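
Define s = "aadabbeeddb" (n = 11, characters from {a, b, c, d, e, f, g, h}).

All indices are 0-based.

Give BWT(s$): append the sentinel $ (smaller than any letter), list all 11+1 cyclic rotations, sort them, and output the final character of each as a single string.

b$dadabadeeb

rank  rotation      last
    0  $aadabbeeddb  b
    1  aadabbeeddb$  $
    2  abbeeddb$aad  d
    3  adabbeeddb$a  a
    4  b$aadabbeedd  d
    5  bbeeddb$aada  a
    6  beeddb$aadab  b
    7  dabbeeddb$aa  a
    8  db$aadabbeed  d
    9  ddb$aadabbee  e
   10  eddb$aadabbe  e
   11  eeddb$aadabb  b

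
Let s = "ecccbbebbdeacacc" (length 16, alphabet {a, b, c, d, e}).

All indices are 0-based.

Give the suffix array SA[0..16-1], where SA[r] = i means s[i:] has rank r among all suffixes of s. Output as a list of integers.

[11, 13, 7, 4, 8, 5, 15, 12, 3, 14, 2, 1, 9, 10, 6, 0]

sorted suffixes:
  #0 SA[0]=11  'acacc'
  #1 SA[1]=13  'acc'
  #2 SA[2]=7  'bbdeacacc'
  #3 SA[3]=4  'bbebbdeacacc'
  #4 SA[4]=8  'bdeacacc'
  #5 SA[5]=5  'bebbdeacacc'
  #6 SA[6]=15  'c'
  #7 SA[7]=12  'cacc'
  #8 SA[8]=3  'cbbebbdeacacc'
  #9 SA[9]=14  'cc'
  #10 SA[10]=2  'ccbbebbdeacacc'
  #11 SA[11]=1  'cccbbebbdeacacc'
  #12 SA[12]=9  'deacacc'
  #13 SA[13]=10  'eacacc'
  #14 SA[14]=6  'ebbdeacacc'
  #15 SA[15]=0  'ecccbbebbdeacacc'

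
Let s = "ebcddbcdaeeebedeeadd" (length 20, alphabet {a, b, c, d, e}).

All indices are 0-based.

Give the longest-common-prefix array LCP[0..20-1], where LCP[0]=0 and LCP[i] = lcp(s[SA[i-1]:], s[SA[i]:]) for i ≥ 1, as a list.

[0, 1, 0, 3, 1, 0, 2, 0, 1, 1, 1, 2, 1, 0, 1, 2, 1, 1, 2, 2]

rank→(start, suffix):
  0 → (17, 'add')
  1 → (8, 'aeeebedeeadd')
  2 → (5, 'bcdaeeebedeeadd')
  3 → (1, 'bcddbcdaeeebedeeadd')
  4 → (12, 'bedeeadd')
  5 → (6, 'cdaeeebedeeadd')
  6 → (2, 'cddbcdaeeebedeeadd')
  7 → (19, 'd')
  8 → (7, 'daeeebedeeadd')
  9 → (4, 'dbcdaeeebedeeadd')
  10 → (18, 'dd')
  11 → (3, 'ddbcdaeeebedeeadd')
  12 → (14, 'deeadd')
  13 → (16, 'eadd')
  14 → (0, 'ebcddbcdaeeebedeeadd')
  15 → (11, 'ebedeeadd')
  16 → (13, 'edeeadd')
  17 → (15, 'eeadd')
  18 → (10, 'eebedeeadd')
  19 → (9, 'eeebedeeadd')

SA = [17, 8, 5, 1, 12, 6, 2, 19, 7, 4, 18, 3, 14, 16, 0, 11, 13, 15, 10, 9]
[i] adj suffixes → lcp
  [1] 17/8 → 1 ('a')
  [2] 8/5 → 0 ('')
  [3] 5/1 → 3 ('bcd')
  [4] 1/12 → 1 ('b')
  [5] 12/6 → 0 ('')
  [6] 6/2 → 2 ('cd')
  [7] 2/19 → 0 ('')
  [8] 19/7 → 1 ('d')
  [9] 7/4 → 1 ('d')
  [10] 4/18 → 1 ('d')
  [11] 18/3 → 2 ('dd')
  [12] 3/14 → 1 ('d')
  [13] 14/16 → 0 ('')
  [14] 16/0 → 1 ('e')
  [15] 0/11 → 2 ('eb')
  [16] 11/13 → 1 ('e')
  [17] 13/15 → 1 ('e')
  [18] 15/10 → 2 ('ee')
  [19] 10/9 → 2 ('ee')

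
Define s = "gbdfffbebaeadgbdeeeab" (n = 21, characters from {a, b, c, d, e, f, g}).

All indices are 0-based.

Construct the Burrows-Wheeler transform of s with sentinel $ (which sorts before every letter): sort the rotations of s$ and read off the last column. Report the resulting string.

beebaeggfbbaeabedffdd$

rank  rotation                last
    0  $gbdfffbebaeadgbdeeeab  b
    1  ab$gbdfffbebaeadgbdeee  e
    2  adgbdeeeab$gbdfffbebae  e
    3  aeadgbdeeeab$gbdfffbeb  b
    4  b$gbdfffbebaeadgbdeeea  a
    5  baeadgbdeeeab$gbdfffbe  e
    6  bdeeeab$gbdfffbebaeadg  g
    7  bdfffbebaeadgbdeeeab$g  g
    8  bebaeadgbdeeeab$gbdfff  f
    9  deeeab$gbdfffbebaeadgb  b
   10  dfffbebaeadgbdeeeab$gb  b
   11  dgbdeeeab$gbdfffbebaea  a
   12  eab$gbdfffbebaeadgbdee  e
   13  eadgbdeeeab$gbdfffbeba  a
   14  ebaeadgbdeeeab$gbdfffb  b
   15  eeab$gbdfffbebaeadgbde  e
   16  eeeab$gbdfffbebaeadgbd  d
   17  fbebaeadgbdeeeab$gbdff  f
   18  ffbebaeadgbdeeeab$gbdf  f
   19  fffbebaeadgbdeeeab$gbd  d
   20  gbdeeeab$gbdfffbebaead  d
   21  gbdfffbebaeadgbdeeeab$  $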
┄┄┄┄┄┄┄┄┄┄
* **GOAL OF THE EXERCISE**:
A word-for-word restatement of every record above is expected.

* **OUTPUT FOR THIS EXERCISE**:
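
Define s = "aadabbeeddb" (n = 11, characters from {a, b, c, d, e, f, g, h}).

All indices are 0-based.

Give BWT(s$): append the sentinel $ (smaller than any letter), list all 11+1 cyclic rotations, sort them, and output the final character of each as a single string.

b$dadabadeeb

rank  rotation      last
    0  $aadabbeeddb  b
    1  aadabbeeddb$  $
    2  abbeeddb$aad  d
    3  adabbeeddb$a  a
    4  b$aadabbeedd  d
    5  bbeeddb$aada  a
    6  beeddb$aadab  b
    7  dabbeeddb$aa  a
    8  db$aadabbeed  d
    9  ddb$aadabbee  e
   10  eddb$aadabbe  e
   11  eeddb$aadabb  b

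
Let s = "ecccbbebbdeacacc" (length 16, alphabet {a, b, c, d, e}).

All indices are 0-based.

Give the suffix array SA[0..16-1], where SA[r] = i means s[i:] has rank r among all suffixes of s. Output as a list of integers.

[11, 13, 7, 4, 8, 5, 15, 12, 3, 14, 2, 1, 9, 10, 6, 0]

sorted suffixes:
  #0 SA[0]=11  'acacc'
  #1 SA[1]=13  'acc'
  #2 SA[2]=7  'bbdeacacc'
  #3 SA[3]=4  'bbebbdeacacc'
  #4 SA[4]=8  'bdeacacc'
  #5 SA[5]=5  'bebbdeacacc'
  #6 SA[6]=15  'c'
  #7 SA[7]=12  'cacc'
  #8 SA[8]=3  'cbbebbdeacacc'
  #9 SA[9]=14  'cc'
  #10 SA[10]=2  'ccbbebbdeacacc'
  #11 SA[11]=1  'cccbbebbdeacacc'
  #12 SA[12]=9  'deacacc'
  #13 SA[13]=10  'eacacc'
  #14 SA[14]=6  'ebbdeacacc'
  #15 SA[15]=0  'ecccbbebbdeacacc'

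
Let s = "ebcddbcdaeeebedeeadd" (length 20, alphabet {a, b, c, d, e}).

All indices are 0-based.

Give the longest-common-prefix array LCP[0..20-1], where LCP[0]=0 and LCP[i] = lcp(s[SA[i-1]:], s[SA[i]:]) for i ≥ 1, as a list.

[0, 1, 0, 3, 1, 0, 2, 0, 1, 1, 1, 2, 1, 0, 1, 2, 1, 1, 2, 2]

rank→(start, suffix):
  0 → (17, 'add')
  1 → (8, 'aeeebedeeadd')
  2 → (5, 'bcdaeeebedeeadd')
  3 → (1, 'bcddbcdaeeebedeeadd')
  4 → (12, 'bedeeadd')
  5 → (6, 'cdaeeebedeeadd')
  6 → (2, 'cddbcdaeeebedeeadd')
  7 → (19, 'd')
  8 → (7, 'daeeebedeeadd')
  9 → (4, 'dbcdaeeebedeeadd')
  10 → (18, 'dd')
  11 → (3, 'ddbcdaeeebedeeadd')
  12 → (14, 'deeadd')
  13 → (16, 'eadd')
  14 → (0, 'ebcddbcdaeeebedeeadd')
  15 → (11, 'ebedeeadd')
  16 → (13, 'edeeadd')
  17 → (15, 'eeadd')
  18 → (10, 'eebedeeadd')
  19 → (9, 'eeebedeeadd')

SA = [17, 8, 5, 1, 12, 6, 2, 19, 7, 4, 18, 3, 14, 16, 0, 11, 13, 15, 10, 9]
[i] adj suffixes → lcp
  [1] 17/8 → 1 ('a')
  [2] 8/5 → 0 ('')
  [3] 5/1 → 3 ('bcd')
  [4] 1/12 → 1 ('b')
  [5] 12/6 → 0 ('')
  [6] 6/2 → 2 ('cd')
  [7] 2/19 → 0 ('')
  [8] 19/7 → 1 ('d')
  [9] 7/4 → 1 ('d')
  [10] 4/18 → 1 ('d')
  [11] 18/3 → 2 ('dd')
  [12] 3/14 → 1 ('d')
  [13] 14/16 → 0 ('')
  [14] 16/0 → 1 ('e')
  [15] 0/11 → 2 ('eb')
  [16] 11/13 → 1 ('e')
  [17] 13/15 → 1 ('e')
  [18] 15/10 → 2 ('ee')
  [19] 10/9 → 2 ('ee')

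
Define s = "gbdfffbebaeadgbdeeeab" (n = 21, characters from {a, b, c, d, e, f, g}).

All indices are 0-based.

Construct the Burrows-Wheeler transform of s with sentinel $ (which sorts before every letter): sort the rotations of s$ and read off the last column. Report the resulting string.

beebaeggfbbaeabedffdd$

rank  rotation                last
    0  $gbdfffbebaeadgbdeeeab  b
    1  ab$gbdfffbebaeadgbdeee  e
    2  adgbdeeeab$gbdfffbebae  e
    3  aeadgbdeeeab$gbdfffbeb  b
    4  b$gbdfffbebaeadgbdeeea  a
    5  baeadgbdeeeab$gbdfffbe  e
    6  bdeeeab$gbdfffbebaeadg  g
    7  bdfffbebaeadgbdeeeab$g  g
    8  bebaeadgbdeeeab$gbdfff  f
    9  deeeab$gbdfffbebaeadgb  b
   10  dfffbebaeadgbdeeeab$gb  b
   11  dgbdeeeab$gbdfffbebaea  a
   12  eab$gbdfffbebaeadgbdee  e
   13  eadgbdeeeab$gbdfffbeba  a
   14  ebaeadgbdeeeab$gbdfffb  b
   15  eeab$gbdfffbebaeadgbde  e
   16  eeeab$gbdfffbebaeadgbd  d
   17  fbebaeadgbdeeeab$gbdff  f
   18  ffbebaeadgbdeeeab$gbdf  f
   19  fffbebaeadgbdeeeab$gbd  d
   20  gbdeeeab$gbdfffbebaead  d
   21  gbdfffbebaeadgbdeeeab$  $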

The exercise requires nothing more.